Given data =>
[Start of Attachment]
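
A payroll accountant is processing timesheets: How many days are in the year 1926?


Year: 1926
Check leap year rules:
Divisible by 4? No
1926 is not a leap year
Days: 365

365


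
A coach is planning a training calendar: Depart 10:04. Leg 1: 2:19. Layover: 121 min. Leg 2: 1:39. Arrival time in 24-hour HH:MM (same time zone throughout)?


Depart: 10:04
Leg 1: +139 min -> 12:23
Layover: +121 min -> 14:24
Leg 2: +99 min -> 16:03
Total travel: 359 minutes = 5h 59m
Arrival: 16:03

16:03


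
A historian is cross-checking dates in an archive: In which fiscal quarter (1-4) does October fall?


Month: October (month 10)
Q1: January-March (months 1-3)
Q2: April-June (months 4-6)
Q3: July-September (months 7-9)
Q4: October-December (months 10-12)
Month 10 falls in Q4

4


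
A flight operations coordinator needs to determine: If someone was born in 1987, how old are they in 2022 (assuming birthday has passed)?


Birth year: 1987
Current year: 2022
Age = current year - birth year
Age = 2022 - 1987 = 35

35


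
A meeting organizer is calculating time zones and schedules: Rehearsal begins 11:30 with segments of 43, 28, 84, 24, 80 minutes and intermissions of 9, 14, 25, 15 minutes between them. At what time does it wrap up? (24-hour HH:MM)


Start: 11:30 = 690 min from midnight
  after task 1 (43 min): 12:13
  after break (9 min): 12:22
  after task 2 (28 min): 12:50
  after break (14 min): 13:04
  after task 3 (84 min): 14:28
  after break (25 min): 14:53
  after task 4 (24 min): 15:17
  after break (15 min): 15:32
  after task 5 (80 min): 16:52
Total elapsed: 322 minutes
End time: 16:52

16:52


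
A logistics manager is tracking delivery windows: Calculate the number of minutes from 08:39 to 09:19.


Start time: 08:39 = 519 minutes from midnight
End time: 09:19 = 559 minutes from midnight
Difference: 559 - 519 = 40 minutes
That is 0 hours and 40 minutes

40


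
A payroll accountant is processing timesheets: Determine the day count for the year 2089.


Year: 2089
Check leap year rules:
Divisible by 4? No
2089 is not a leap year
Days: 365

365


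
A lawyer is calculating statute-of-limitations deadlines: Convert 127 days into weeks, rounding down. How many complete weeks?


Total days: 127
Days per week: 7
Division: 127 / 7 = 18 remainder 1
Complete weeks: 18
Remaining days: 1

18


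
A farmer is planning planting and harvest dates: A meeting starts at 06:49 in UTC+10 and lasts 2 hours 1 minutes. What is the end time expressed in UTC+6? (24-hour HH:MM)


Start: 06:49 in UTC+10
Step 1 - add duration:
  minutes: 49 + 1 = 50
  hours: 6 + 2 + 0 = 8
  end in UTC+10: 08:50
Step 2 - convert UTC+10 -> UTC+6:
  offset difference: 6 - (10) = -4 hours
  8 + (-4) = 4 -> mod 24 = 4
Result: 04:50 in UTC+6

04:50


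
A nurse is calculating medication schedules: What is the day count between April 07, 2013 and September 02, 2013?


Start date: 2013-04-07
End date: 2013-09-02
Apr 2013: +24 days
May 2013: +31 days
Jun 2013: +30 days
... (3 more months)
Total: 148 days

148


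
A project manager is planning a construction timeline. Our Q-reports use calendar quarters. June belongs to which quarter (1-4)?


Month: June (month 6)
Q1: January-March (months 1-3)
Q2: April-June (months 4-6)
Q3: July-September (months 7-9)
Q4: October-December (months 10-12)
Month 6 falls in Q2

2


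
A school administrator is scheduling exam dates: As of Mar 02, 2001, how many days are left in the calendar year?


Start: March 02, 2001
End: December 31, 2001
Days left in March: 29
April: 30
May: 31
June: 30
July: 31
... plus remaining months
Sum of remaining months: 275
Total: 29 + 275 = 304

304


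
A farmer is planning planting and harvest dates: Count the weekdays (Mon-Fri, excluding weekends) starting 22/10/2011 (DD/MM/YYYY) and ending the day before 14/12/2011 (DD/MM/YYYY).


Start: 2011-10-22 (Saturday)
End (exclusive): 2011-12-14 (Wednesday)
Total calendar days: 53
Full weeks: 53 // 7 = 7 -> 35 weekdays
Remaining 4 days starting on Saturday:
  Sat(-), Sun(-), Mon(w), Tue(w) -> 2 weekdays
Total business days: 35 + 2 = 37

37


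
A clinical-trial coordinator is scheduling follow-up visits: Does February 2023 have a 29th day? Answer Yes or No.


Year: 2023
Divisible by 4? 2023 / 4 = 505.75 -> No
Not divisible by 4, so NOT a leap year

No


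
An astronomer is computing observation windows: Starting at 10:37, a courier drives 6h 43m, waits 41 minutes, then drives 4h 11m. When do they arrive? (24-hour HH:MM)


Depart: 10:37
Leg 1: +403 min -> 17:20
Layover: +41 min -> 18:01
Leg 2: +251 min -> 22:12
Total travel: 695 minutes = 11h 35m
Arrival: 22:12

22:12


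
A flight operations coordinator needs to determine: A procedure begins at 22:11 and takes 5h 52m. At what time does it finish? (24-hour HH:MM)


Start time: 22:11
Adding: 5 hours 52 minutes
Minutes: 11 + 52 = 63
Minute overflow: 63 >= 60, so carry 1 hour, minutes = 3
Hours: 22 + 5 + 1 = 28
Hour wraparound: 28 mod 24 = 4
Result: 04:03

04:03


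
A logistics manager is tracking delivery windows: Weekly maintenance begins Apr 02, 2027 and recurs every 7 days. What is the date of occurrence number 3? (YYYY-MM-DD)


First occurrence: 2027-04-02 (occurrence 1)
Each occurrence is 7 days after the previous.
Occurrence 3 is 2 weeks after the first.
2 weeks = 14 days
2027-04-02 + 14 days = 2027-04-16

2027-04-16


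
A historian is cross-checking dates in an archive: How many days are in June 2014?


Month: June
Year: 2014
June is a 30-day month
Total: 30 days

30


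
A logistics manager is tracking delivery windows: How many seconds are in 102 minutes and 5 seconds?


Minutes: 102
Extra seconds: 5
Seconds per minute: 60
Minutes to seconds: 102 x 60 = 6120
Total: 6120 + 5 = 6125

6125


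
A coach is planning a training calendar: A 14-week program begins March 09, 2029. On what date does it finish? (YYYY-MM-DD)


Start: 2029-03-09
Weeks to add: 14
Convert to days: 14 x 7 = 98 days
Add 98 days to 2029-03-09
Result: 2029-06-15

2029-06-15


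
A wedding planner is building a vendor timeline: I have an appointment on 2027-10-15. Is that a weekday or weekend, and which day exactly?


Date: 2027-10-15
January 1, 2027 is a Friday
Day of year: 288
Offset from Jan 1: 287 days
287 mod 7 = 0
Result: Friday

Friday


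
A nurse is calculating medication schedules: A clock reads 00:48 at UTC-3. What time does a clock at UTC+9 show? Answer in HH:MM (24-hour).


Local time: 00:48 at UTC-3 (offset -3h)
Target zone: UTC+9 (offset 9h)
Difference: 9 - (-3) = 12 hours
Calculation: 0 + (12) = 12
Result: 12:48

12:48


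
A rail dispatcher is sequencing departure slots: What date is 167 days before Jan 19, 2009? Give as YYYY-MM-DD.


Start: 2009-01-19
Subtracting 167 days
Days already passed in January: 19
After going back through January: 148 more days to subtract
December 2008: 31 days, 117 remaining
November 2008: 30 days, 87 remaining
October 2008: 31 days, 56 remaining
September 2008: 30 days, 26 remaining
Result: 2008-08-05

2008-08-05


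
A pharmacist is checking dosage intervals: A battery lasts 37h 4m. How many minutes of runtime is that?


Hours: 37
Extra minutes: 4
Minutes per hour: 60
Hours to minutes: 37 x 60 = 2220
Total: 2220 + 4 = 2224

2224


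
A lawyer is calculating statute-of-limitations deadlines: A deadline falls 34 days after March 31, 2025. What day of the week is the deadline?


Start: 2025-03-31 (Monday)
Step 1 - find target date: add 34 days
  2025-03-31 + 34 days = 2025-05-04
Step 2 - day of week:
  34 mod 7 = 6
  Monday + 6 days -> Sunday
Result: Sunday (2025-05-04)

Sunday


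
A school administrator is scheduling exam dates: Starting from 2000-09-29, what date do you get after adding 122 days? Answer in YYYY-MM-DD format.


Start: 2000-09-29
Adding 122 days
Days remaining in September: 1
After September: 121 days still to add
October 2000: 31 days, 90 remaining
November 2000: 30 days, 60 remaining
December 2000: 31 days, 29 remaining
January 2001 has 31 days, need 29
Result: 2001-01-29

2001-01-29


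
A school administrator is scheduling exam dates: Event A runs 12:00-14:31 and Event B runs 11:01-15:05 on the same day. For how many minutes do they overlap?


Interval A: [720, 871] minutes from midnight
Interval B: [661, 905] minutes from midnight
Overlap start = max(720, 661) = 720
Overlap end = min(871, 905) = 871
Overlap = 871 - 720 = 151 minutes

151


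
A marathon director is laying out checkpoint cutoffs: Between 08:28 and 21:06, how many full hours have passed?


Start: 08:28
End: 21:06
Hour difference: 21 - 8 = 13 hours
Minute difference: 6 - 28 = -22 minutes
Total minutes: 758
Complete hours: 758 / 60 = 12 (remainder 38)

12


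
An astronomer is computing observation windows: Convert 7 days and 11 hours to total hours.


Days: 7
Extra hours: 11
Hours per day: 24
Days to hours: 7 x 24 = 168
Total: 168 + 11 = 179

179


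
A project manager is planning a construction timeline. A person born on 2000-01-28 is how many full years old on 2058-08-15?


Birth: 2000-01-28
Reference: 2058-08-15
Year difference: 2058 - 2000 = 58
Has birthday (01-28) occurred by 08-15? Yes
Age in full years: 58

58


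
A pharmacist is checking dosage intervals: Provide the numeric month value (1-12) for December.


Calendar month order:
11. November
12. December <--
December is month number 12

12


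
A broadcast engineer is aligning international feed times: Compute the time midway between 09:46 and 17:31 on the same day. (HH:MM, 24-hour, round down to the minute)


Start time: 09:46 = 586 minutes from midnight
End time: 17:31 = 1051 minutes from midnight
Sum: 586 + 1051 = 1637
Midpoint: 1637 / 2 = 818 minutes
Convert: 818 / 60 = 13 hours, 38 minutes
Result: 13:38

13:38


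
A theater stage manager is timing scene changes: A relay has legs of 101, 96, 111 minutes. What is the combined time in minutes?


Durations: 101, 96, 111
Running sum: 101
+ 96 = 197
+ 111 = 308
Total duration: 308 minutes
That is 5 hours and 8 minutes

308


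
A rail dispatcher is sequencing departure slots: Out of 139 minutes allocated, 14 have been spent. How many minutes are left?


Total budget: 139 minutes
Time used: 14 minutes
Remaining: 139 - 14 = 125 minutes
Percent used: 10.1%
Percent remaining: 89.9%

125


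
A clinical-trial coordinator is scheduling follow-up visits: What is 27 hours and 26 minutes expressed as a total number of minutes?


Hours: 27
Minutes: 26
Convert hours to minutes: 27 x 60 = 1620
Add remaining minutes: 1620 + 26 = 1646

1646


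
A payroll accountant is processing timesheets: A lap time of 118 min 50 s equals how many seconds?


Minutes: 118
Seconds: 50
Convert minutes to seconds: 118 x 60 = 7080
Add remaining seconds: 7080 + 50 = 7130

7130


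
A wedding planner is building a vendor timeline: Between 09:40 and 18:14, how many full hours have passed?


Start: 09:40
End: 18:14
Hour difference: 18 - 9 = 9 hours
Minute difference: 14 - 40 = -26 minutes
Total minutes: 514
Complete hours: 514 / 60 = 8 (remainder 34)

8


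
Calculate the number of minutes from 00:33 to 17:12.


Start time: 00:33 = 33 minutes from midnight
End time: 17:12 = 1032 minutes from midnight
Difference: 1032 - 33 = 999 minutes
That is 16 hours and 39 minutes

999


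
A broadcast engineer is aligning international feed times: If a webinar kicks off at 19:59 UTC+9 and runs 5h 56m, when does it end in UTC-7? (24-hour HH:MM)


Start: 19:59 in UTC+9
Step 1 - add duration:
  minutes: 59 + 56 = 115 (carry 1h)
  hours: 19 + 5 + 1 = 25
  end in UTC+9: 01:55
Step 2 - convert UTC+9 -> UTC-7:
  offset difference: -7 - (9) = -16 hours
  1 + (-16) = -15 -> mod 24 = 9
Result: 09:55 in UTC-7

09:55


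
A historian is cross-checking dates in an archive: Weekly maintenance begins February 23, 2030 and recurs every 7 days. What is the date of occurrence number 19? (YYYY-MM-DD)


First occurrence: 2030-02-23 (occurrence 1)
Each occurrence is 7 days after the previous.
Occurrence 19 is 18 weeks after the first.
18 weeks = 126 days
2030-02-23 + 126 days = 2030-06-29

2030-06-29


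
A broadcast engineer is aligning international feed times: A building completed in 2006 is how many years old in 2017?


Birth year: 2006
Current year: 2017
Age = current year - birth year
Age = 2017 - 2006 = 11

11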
[End of Attachment]
Exercise requirements => From the line containing "A historian is cross-checking dates in an archive: Weekly" through the closing line of the material above, return every line exactly and omit all others.

Exercise answer =>
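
A historian is cross-checking dates in an archive: Weekly maintenance begins February 23, 2030 and recurs every 7 days. What is the date of occurrence number 19? (YYYY-MM-DD)


First occurrence: 2030-02-23 (occurrence 1)
Each occurrence is 7 days after the previous.
Occurrence 19 is 18 weeks after the first.
18 weeks = 126 days
2030-02-23 + 126 days = 2030-06-29

2030-06-29


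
A broadcast engineer is aligning international feed times: A building completed in 2006 is how many years old in 2017?


Birth year: 2006
Current year: 2017
Age = current year - birth year
Age = 2017 - 2006 = 11

11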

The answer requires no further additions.